**Exercise description:** The lines to be copied run from the one containing "Determine the treewidth" to the end of the material below; reproduce them exactly, including both ends, and nothing more.

**Records:**
* * * *

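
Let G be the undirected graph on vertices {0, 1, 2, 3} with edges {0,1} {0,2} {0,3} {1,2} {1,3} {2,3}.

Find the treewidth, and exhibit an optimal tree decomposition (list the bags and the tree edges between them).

A single bag containing all 4 vertices is trivially a valid decomposition of width 3. On the other hand G contains the 4-clique {0, 1, 2, 3}. A clique must lie in a single bag of any decomposition, so no decomposition can have width below 3. Combining the bounds, tw(G) = 3.

Treewidth 3.
Bags: B1 = {0, 1, 2, 3}
Tree: (single bag)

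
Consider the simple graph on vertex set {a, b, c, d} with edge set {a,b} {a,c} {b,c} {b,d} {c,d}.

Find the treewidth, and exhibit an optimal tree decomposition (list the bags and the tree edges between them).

Every bag has size at most 3, so the width is 3 − 1 = 2 and tw(G) ≤ 2. On the other hand G contains the 3-clique {b, c, d}. A clique must lie in a single bag of any decomposition, so no decomposition can have width below 2. Combining the bounds, tw(G) = 2.

Treewidth 2.
One such decomposition:
Bags: B1 = {b, c, d}  B2 = {a, b, c}
Tree: B1–B2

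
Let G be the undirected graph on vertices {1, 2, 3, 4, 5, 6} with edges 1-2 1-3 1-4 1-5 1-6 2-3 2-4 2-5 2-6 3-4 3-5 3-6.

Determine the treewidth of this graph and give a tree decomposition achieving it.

Treewidth 3.
One optimal decomposition is:
Bags: B1 = {1, 2, 3, 4}  B2 = {1, 2, 3, 6}  B3 = {1, 2, 3, 5}
Tree: B1–B2, B1–B3

Every bag has size at most 4, so the width is 4 − 1 = 3 and tw(G) ≤ 3. For the lower bound, the 4 vertices {1, 2, 3, 4} are pairwise adjacent, and any tree decomposition puts a clique entirely inside one bag — forcing width ≥ 3. Hence tw(G) = 3 exactly.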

* * * *

**Output below:**
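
Determine the treewidth of this graph and give a tree decomposition achieving it.

Treewidth 3.
One optimal decomposition is:
Bags: B1 = {1, 2, 3, 4}  B2 = {1, 2, 3, 6}  B3 = {1, 2, 3, 5}
Tree: B1–B2, B1–B3

Every bag has size at most 4, so the width is 4 − 1 = 3 and tw(G) ≤ 3. For the lower bound, the 4 vertices {1, 2, 3, 4} are pairwise adjacent, and any tree decomposition puts a clique entirely inside one bag — forcing width ≥ 3. Hence tw(G) = 3 exactly.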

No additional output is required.